━━━━━ Data provided ━━━━━
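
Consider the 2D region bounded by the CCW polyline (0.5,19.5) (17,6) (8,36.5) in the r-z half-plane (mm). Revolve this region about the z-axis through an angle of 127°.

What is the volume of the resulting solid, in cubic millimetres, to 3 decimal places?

Profile (r,z), 3 vertices: (0.5,19.5) (17,6) (8,36.5)
edge 0: (0.5,19.5)→(17,6)  cross = 0.5·6 − 17·19.5 = -328.5000; (r_i+r_j)·cross = 17.5·-328.5000 = -5748.7500
edge 1: (17,6)→(8,36.5)  cross = 17·36.5 − 8·6 = 572.5000; (r_i+r_j)·cross = 25·572.5000 = 14312.5000
edge 2: (8,36.5)→(0.5,19.5)  cross = 8·19.5 − 0.5·36.5 = 137.7500; (r_i+r_j)·cross = 8.5·137.7500 = 1170.8750
Σcross = 381.7500 → A = |Σcross|/2 = 190.8750 mm²
Σ(r_i+r_j)·cross = 9734.6250 → first moment M = |Σ|/6 = 1622.4375
R_c = M/A = 1622.4375/190.8750 = 8.5000 mm
θ = 127° = 2.216568 rad
V = θ·R_c·A = 2.216568·8.5000·190.8750 = 3596.243 mm³

Volume = 3596.243 mm³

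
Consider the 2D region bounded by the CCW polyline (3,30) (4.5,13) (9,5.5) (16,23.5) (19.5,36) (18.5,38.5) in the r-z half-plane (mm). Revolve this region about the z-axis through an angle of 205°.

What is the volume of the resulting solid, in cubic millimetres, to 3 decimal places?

Volume = 10717.078 mm³

Profile (r,z), 6 vertices: (3,30) (4.5,13) (9,5.5) (16,23.5) (19.5,36) (18.5,38.5)
edge 0: (3,30)→(4.5,13)  cross = 3·13 − 4.5·30 = -96.0000; (r_i+r_j)·cross = 7.5·-96.0000 = -720.0000
edge 1: (4.5,13)→(9,5.5)  cross = 4.5·5.5 − 9·13 = -92.2500; (r_i+r_j)·cross = 13.5·-92.2500 = -1245.3750
edge 2: (9,5.5)→(16,23.5)  cross = 9·23.5 − 16·5.5 = 123.5000; (r_i+r_j)·cross = 25·123.5000 = 3087.5000
edge 3: (16,23.5)→(19.5,36)  cross = 16·36 − 19.5·23.5 = 117.7500; (r_i+r_j)·cross = 35.5·117.7500 = 4180.1250
edge 4: (19.5,36)→(18.5,38.5)  cross = 19.5·38.5 − 18.5·36 = 84.7500; (r_i+r_j)·cross = 38·84.7500 = 3220.5000
edge 5: (18.5,38.5)→(3,30)  cross = 18.5·30 − 3·38.5 = 439.5000; (r_i+r_j)·cross = 21.5·439.5000 = 9449.2500
Σcross = 577.2500 → A = |Σcross|/2 = 288.6250 mm²
Σ(r_i+r_j)·cross = 17972.0000 → first moment M = |Σ|/6 = 2995.3333
R_c = M/A = 2995.3333/288.6250 = 10.3779 mm
θ = 205° = 3.577925 rad
V = θ·R_c·A = 3.577925·10.3779·288.6250 = 10717.078 mm³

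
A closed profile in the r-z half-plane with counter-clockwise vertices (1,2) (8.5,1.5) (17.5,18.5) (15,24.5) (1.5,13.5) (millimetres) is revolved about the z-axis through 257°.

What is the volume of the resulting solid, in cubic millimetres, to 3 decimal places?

Profile (r,z), 5 vertices: (1,2) (8.5,1.5) (17.5,18.5) (15,24.5) (1.5,13.5)
edge 0: (1,2)→(8.5,1.5)  cross = 1·1.5 − 8.5·2 = -15.5000; (r_i+r_j)·cross = 9.5·-15.5000 = -147.2500
edge 1: (8.5,1.5)→(17.5,18.5)  cross = 8.5·18.5 − 17.5·1.5 = 131.0000; (r_i+r_j)·cross = 26·131.0000 = 3406.0000
edge 2: (17.5,18.5)→(15,24.5)  cross = 17.5·24.5 − 15·18.5 = 151.2500; (r_i+r_j)·cross = 32.5·151.2500 = 4915.6250
edge 3: (15,24.5)→(1.5,13.5)  cross = 15·13.5 − 1.5·24.5 = 165.7500; (r_i+r_j)·cross = 16.5·165.7500 = 2734.8750
edge 4: (1.5,13.5)→(1,2)  cross = 1.5·2 − 1·13.5 = -10.5000; (r_i+r_j)·cross = 2.5·-10.5000 = -26.2500
Σcross = 422.0000 → A = |Σcross|/2 = 211.0000 mm²
Σ(r_i+r_j)·cross = 10883.0000 → first moment M = |Σ|/6 = 1813.8333
R_c = M/A = 1813.8333/211.0000 = 8.5964 mm
θ = 257° = 4.485496 rad
V = θ·R_c·A = 4.485496·8.5964·211.0000 = 8135.942 mm³

Volume = 8135.942 mm³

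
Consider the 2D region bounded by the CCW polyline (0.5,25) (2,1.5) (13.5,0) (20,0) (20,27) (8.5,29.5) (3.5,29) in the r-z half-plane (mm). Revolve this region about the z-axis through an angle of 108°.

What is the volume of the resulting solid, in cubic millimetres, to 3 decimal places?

Profile (r,z), 7 vertices: (0.5,25) (2,1.5) (13.5,0) (20,0) (20,27) (8.5,29.5) (3.5,29)
edge 0: (0.5,25)→(2,1.5)  cross = 0.5·1.5 − 2·25 = -49.2500; (r_i+r_j)·cross = 2.5·-49.2500 = -123.1250
edge 1: (2,1.5)→(13.5,0)  cross = 2·0 − 13.5·1.5 = -20.2500; (r_i+r_j)·cross = 15.5·-20.2500 = -313.8750
edge 2: (13.5,0)→(20,0)  cross = 13.5·0 − 20·0 = 0.0000; (r_i+r_j)·cross = 33.5·0.0000 = 0.0000
edge 3: (20,0)→(20,27)  cross = 20·27 − 20·0 = 540.0000; (r_i+r_j)·cross = 40·540.0000 = 21600.0000
edge 4: (20,27)→(8.5,29.5)  cross = 20·29.5 − 8.5·27 = 360.5000; (r_i+r_j)·cross = 28.5·360.5000 = 10274.2500
edge 5: (8.5,29.5)→(3.5,29)  cross = 8.5·29 − 3.5·29.5 = 143.2500; (r_i+r_j)·cross = 12·143.2500 = 1719.0000
edge 6: (3.5,29)→(0.5,25)  cross = 3.5·25 − 0.5·29 = 73.0000; (r_i+r_j)·cross = 4·73.0000 = 292.0000
Σcross = 1047.2500 → A = |Σcross|/2 = 523.6250 mm²
Σ(r_i+r_j)·cross = 33448.2500 → first moment M = |Σ|/6 = 5574.7083
R_c = M/A = 5574.7083/523.6250 = 10.6464 mm
θ = 108° = 1.884956 rad
V = θ·R_c·A = 1.884956·10.6464·523.6250 = 10508.078 mm³

Volume = 10508.078 mm³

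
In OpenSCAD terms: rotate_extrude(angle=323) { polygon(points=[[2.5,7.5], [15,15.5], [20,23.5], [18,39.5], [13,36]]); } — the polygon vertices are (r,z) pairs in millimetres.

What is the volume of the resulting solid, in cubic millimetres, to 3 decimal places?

Profile (r,z), 5 vertices: (2.5,7.5) (15,15.5) (20,23.5) (18,39.5) (13,36)
edge 0: (2.5,7.5)→(15,15.5)  cross = 2.5·15.5 − 15·7.5 = -73.7500; (r_i+r_j)·cross = 17.5·-73.7500 = -1290.6250
edge 1: (15,15.5)→(20,23.5)  cross = 15·23.5 − 20·15.5 = 42.5000; (r_i+r_j)·cross = 35·42.5000 = 1487.5000
edge 2: (20,23.5)→(18,39.5)  cross = 20·39.5 − 18·23.5 = 367.0000; (r_i+r_j)·cross = 38·367.0000 = 13946.0000
edge 3: (18,39.5)→(13,36)  cross = 18·36 − 13·39.5 = 134.5000; (r_i+r_j)·cross = 31·134.5000 = 4169.5000
edge 4: (13,36)→(2.5,7.5)  cross = 13·7.5 − 2.5·36 = 7.5000; (r_i+r_j)·cross = 15.5·7.5000 = 116.2500
Σcross = 477.7500 → A = |Σcross|/2 = 238.8750 mm²
Σ(r_i+r_j)·cross = 18428.6250 → first moment M = |Σ|/6 = 3071.4375
R_c = M/A = 3071.4375/238.8750 = 12.8579 mm
θ = 323° = 5.637413 rad
V = θ·R_c·A = 5.637413·12.8579·238.8750 = 17314.963 mm³

Volume = 17314.963 mm³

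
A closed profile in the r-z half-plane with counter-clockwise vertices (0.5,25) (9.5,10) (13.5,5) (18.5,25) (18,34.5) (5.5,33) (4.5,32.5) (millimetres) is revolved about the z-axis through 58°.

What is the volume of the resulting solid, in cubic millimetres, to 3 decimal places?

Volume = 3485.191 mm³

Profile (r,z), 7 vertices: (0.5,25) (9.5,10) (13.5,5) (18.5,25) (18,34.5) (5.5,33) (4.5,32.5)
edge 0: (0.5,25)→(9.5,10)  cross = 0.5·10 − 9.5·25 = -232.5000; (r_i+r_j)·cross = 10·-232.5000 = -2325.0000
edge 1: (9.5,10)→(13.5,5)  cross = 9.5·5 − 13.5·10 = -87.5000; (r_i+r_j)·cross = 23·-87.5000 = -2012.5000
edge 2: (13.5,5)→(18.5,25)  cross = 13.5·25 − 18.5·5 = 245.0000; (r_i+r_j)·cross = 32·245.0000 = 7840.0000
edge 3: (18.5,25)→(18,34.5)  cross = 18.5·34.5 − 18·25 = 188.2500; (r_i+r_j)·cross = 36.5·188.2500 = 6871.1250
edge 4: (18,34.5)→(5.5,33)  cross = 18·33 − 5.5·34.5 = 404.2500; (r_i+r_j)·cross = 23.5·404.2500 = 9499.8750
edge 5: (5.5,33)→(4.5,32.5)  cross = 5.5·32.5 − 4.5·33 = 30.2500; (r_i+r_j)·cross = 10·30.2500 = 302.5000
edge 6: (4.5,32.5)→(0.5,25)  cross = 4.5·25 − 0.5·32.5 = 96.2500; (r_i+r_j)·cross = 5·96.2500 = 481.2500
Σcross = 644.0000 → A = |Σcross|/2 = 322.0000 mm²
Σ(r_i+r_j)·cross = 20657.2500 → first moment M = |Σ|/6 = 3442.8750
R_c = M/A = 3442.8750/322.0000 = 10.6922 mm
θ = 58° = 1.012291 rad
V = θ·R_c·A = 1.012291·10.6922·322.0000 = 3485.191 mm³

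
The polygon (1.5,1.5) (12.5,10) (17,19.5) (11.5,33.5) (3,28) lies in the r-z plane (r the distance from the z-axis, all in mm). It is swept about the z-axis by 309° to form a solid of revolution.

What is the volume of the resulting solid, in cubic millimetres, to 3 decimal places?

Profile (r,z), 5 vertices: (1.5,1.5) (12.5,10) (17,19.5) (11.5,33.5) (3,28)
edge 0: (1.5,1.5)→(12.5,10)  cross = 1.5·10 − 12.5·1.5 = -3.7500; (r_i+r_j)·cross = 14·-3.7500 = -52.5000
edge 1: (12.5,10)→(17,19.5)  cross = 12.5·19.5 − 17·10 = 73.7500; (r_i+r_j)·cross = 29.5·73.7500 = 2175.6250
edge 2: (17,19.5)→(11.5,33.5)  cross = 17·33.5 − 11.5·19.5 = 345.2500; (r_i+r_j)·cross = 28.5·345.2500 = 9839.6250
edge 3: (11.5,33.5)→(3,28)  cross = 11.5·28 − 3·33.5 = 221.5000; (r_i+r_j)·cross = 14.5·221.5000 = 3211.7500
edge 4: (3,28)→(1.5,1.5)  cross = 3·1.5 − 1.5·28 = -37.5000; (r_i+r_j)·cross = 4.5·-37.5000 = -168.7500
Σcross = 599.2500 → A = |Σcross|/2 = 299.6250 mm²
Σ(r_i+r_j)·cross = 15005.7500 → first moment M = |Σ|/6 = 2500.9583
R_c = M/A = 2500.9583/299.6250 = 8.3470 mm
θ = 309° = 5.393067 rad
V = θ·R_c·A = 5.393067·8.3470·299.6250 = 13487.837 mm³

Volume = 13487.837 mm³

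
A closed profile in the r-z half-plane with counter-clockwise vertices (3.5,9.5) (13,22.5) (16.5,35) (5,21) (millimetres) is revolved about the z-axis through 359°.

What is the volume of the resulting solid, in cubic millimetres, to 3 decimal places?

Volume = 5428.735 mm³

Profile (r,z), 4 vertices: (3.5,9.5) (13,22.5) (16.5,35) (5,21)
edge 0: (3.5,9.5)→(13,22.5)  cross = 3.5·22.5 − 13·9.5 = -44.7500; (r_i+r_j)·cross = 16.5·-44.7500 = -738.3750
edge 1: (13,22.5)→(16.5,35)  cross = 13·35 − 16.5·22.5 = 83.7500; (r_i+r_j)·cross = 29.5·83.7500 = 2470.6250
edge 2: (16.5,35)→(5,21)  cross = 16.5·21 − 5·35 = 171.5000; (r_i+r_j)·cross = 21.5·171.5000 = 3687.2500
edge 3: (5,21)→(3.5,9.5)  cross = 5·9.5 − 3.5·21 = -26.0000; (r_i+r_j)·cross = 8.5·-26.0000 = -221.0000
Σcross = 184.5000 → A = |Σcross|/2 = 92.2500 mm²
Σ(r_i+r_j)·cross = 5198.5000 → first moment M = |Σ|/6 = 866.4167
R_c = M/A = 866.4167/92.2500 = 9.3921 mm
θ = 359° = 6.265732 rad
V = θ·R_c·A = 6.265732·9.3921·92.2500 = 5428.735 mm³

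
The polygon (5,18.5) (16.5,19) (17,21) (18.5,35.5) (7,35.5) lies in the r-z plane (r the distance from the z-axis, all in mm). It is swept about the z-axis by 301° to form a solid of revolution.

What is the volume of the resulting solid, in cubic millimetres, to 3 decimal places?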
━━━━━
Action item:
Write the lines again exactly, from the first line of the material above to the line that includes "Consider the 2D region bounded by the CCW polyline (3,30)", both included. Leave out all the rest.

Answer box:
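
Consider the 2D region bounded by the CCW polyline (0.5,19.5) (17,6) (8,36.5) in the r-z half-plane (mm). Revolve this region about the z-axis through an angle of 127°.

What is the volume of the resulting solid, in cubic millimetres, to 3 decimal places?

Profile (r,z), 3 vertices: (0.5,19.5) (17,6) (8,36.5)
edge 0: (0.5,19.5)→(17,6)  cross = 0.5·6 − 17·19.5 = -328.5000; (r_i+r_j)·cross = 17.5·-328.5000 = -5748.7500
edge 1: (17,6)→(8,36.5)  cross = 17·36.5 − 8·6 = 572.5000; (r_i+r_j)·cross = 25·572.5000 = 14312.5000
edge 2: (8,36.5)→(0.5,19.5)  cross = 8·19.5 − 0.5·36.5 = 137.7500; (r_i+r_j)·cross = 8.5·137.7500 = 1170.8750
Σcross = 381.7500 → A = |Σcross|/2 = 190.8750 mm²
Σ(r_i+r_j)·cross = 9734.6250 → first moment M = |Σ|/6 = 1622.4375
R_c = M/A = 1622.4375/190.8750 = 8.5000 mm
θ = 127° = 2.216568 rad
V = θ·R_c·A = 2.216568·8.5000·190.8750 = 3596.243 mm³

Volume = 3596.243 mm³

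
Consider the 2D region bounded by the CCW polyline (3,30) (4.5,13) (9,5.5) (16,23.5) (19.5,36) (18.5,38.5) in the r-z half-plane (mm). Revolve this region about the z-axis through an angle of 205°.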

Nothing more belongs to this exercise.